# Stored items
------

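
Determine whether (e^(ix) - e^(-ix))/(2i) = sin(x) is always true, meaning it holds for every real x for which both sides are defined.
Claim: (e^(ix) - e^(-ix))/(2i) = sin(x).
Reasoning: By Euler's formula e^(ix) = cos(x) + i·sin(x) and e^(-ix) = cos(x) - i·sin(x). Subtracting cancels the cosine terms: e^(ix) - e^(-ix) = 2i·sin(x); divide by 2i.
So the two sides agree for every real x for which both sides are defined.

Conclusion: Yes, this is an identity.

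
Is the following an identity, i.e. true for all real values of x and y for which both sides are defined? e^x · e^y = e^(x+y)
Yes, this is an identity.

Claim: e^x · e^y = e^(x+y).
Reasoning: This is the law of exponents for a common base: multiplying powers adds exponents. E.g. from the series, (Σ x^j/j!)(Σ y^k/k!) = Σ_m (Σ_{j+k=m} x^j y^k/(j!k!)) = Σ_m (x+y)^m/m! by the binomial theorem.
So the two sides agree for all real values of x and y for which both sides are defined.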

------

# Instructions for the task
Repeat the line containing "Is the following" and all subsequent lines through the final line of the data, exactly and with no others.

# Output for this exercise
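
Is the following an identity, i.e. true for all real values of x and y for which both sides are defined? e^x · e^y = e^(x+y)
Yes, this is an identity.

Claim: e^x · e^y = e^(x+y).
Reasoning: This is the law of exponents for a common base: multiplying powers adds exponents. E.g. from the series, (Σ x^j/j!)(Σ y^k/k!) = Σ_m (Σ_{j+k=m} x^j y^k/(j!k!)) = Σ_m (x+y)^m/m! by the binomial theorem.
So the two sides agree for all real values of x and y for which both sides are defined.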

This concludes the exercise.